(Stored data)
○ ○ ○ ○ ○

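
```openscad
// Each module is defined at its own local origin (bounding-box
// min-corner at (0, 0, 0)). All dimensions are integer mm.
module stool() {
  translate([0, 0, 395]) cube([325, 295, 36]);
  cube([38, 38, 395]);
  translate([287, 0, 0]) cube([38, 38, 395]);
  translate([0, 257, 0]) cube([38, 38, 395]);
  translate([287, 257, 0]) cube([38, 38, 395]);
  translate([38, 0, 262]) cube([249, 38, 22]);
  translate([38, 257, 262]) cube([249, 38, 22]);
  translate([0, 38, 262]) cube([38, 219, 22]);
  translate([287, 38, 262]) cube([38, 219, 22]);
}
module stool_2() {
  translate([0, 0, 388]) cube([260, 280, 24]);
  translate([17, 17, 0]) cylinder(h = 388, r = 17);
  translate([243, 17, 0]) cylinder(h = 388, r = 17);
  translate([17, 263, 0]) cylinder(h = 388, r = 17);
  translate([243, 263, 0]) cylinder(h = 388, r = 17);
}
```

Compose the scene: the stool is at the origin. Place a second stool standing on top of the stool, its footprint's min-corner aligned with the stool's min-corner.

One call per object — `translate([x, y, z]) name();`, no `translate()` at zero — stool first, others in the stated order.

stool();
translate([0, 0, 431]) stool_2();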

○ ○ ○ ○ ○

Task brief
In the records above, how many lines hold the string "cube"? Only the number should be given.

Result of the task
10